** The task **
An exact reproduction of all the entries is the expected answer.

== Supplied entries ==

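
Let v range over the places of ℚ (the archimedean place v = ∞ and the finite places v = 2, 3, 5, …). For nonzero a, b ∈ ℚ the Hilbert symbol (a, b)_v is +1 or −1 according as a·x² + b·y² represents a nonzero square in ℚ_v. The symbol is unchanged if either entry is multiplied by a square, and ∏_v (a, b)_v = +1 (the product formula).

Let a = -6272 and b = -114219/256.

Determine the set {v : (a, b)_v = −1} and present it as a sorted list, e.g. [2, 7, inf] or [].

[2, 7, 37, inf]

Mod squares: a ≡ -2, b ≡ -259. Check v ∈ {∞, 2, 3, 7, 37}.
v=2: v_2(a)=7, v_2(b)=-8; units ≡ 7, 5 (mod 8); ε·ε+αω+βω = 1·0+7·1+-8·0 ≡ 1  ⇒  (a,b)_2 = -1.
v=7: a=7^2·(≡5), b=7^3·(≡6) mod 7; (5|7)=-1, (6|7)=-1; (−1)^{2·3·3}·(-1)^3·(-1)^2 = -1.
v=37: a=37^0·(≡18), b=37^1·(≡30) mod 37; (18|37)=-1, (30|37)=+1; (−1)^{0·1·18}·(-1)^1·(+1)^0 = -1.
v=3: a=3^0·(≡1), b=3^2·(≡2) mod 3; (1|3)=+1, (2|3)=-1; (−1)^{0·2·1}·(+1)^2·(-1)^0 = +1.
v=∞: -2 < 0 and -259 < 0  ⇒  (a,b)_∞ = -1.
Ram(-2, -259) = {2, 7, 37, ∞}; no ℚ_2-point on the conic.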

===

** Answer to this problem **
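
Let v range over the places of ℚ (the archimedean place v = ∞ and the finite places v = 2, 3, 5, …). For nonzero a, b ∈ ℚ the Hilbert symbol (a, b)_v is +1 or −1 according as a·x² + b·y² represents a nonzero square in ℚ_v. The symbol is unchanged if either entry is multiplied by a square, and ∏_v (a, b)_v = +1 (the product formula).

Let a = -6272 and b = -114219/256.

Determine the set {v : (a, b)_v = −1} and present it as a sorted list, e.g. [2, 7, inf] or [].

[2, 7, 37, inf]

Mod squares: a ≡ -2, b ≡ -259. Check v ∈ {∞, 2, 3, 7, 37}.
v=2: v_2(a)=7, v_2(b)=-8; units ≡ 7, 5 (mod 8); ε·ε+αω+βω = 1·0+7·1+-8·0 ≡ 1  ⇒  (a,b)_2 = -1.
v=7: a=7^2·(≡5), b=7^3·(≡6) mod 7; (5|7)=-1, (6|7)=-1; (−1)^{2·3·3}·(-1)^3·(-1)^2 = -1.
v=37: a=37^0·(≡18), b=37^1·(≡30) mod 37; (18|37)=-1, (30|37)=+1; (−1)^{0·1·18}·(-1)^1·(+1)^0 = -1.
v=3: a=3^0·(≡1), b=3^2·(≡2) mod 3; (1|3)=+1, (2|3)=-1; (−1)^{0·2·1}·(+1)^2·(-1)^0 = +1.
v=∞: -2 < 0 and -259 < 0  ⇒  (a,b)_∞ = -1.
Ram(-2, -259) = {2, 7, 37, ∞}; no ℚ_2-point on the conic.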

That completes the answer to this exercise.